• [How to complete this task]: Pull every line containing "What" from the listing.

####################

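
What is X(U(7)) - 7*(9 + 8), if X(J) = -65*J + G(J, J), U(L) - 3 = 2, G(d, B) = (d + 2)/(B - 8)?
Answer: -1339/3 ≈ -446.33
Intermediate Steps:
G(d, B) = (2 + d)/(-8 + B)
U(L) = 5 (U(L) = 3 + 2 = 5)
X(J) = -65*J + (2 + J)/(-8 + J)
X(U(7)) - 7*(9 + 8) = (2 + 5 - 65*5*(-8 + 5))/(-8 + 5) - 7*(9 + 8) = (2 + 5 - 65*5*(-3))/(-3) - 7*17 = -(2 + 5 + 975)/3 - 119 = -⅓*982 - 119 = -982/3 - 119 = -1339/3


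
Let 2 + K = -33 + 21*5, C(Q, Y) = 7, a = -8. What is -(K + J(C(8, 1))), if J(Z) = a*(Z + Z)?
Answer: 42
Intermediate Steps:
K = 70 (K = -2 + (-33 + 21*5) = -2 + (-33 + 105) = -2 + 72 = 70)
J(Z) = -16*Z (J(Z) = -8*(Z + Z) = -16*Z)
-(K + J(C(8, 1))) = -(70 - 16*7) = -(70 - 112) = -1*(-42) = 42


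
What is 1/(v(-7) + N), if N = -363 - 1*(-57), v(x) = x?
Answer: -1/313 ≈ -0.0031949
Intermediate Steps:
N = -306 (N = -363 + 57 = -306)
1/(v(-7) + N) = 1/(-7 - 306) = 1/(-313) = -1/313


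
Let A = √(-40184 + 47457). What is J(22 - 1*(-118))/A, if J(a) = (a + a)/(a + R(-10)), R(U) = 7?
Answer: 40*√7273/152733 ≈ 0.022335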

####################

• [Result below]:
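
What is X(U(7)) - 7*(9 + 8), if X(J) = -65*J + G(J, J), U(L) - 3 = 2, G(d, B) = (d + 2)/(B - 8)?
Let 2 + K = -33 + 21*5, C(Q, Y) = 7, a = -8. What is -(K + J(C(8, 1))), if J(Z) = a*(Z + Z)?
What is 1/(v(-7) + N), if N = -363 - 1*(-57), v(x) = x?
Let A = √(-40184 + 47457). What is J(22 - 1*(-118))/A, if J(a) = (a + a)/(a + R(-10)), R(U) = 7?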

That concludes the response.